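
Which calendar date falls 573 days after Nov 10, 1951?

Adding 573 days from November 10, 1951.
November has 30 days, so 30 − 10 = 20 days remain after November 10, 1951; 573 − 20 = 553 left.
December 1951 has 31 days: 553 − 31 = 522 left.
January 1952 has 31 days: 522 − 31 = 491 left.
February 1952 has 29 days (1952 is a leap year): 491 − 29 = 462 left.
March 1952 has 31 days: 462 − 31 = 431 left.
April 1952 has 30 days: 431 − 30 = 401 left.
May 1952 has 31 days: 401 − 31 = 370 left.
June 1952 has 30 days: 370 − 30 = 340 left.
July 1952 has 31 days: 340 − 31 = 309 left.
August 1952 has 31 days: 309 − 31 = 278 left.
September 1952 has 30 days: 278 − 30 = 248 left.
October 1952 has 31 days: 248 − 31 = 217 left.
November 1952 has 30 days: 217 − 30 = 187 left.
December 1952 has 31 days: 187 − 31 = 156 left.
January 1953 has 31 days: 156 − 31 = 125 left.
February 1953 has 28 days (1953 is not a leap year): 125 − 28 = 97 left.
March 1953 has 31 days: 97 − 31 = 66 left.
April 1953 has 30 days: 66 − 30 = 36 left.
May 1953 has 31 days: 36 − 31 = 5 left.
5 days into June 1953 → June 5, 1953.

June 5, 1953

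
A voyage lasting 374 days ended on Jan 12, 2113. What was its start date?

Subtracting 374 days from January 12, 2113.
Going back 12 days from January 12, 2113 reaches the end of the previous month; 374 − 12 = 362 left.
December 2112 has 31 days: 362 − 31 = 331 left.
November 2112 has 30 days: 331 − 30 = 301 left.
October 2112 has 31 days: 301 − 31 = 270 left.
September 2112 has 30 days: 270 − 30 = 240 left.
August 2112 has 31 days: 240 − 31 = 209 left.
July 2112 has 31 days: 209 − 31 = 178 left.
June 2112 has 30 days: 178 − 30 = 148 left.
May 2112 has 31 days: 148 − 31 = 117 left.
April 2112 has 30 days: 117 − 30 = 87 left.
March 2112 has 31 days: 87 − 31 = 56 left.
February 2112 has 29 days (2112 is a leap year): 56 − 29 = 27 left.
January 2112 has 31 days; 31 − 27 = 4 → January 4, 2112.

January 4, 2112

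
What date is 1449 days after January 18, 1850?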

Aim of the exercise
The required answer is the number of lines in the listing above that contain the word "from", with nothing added.

Exercise result
3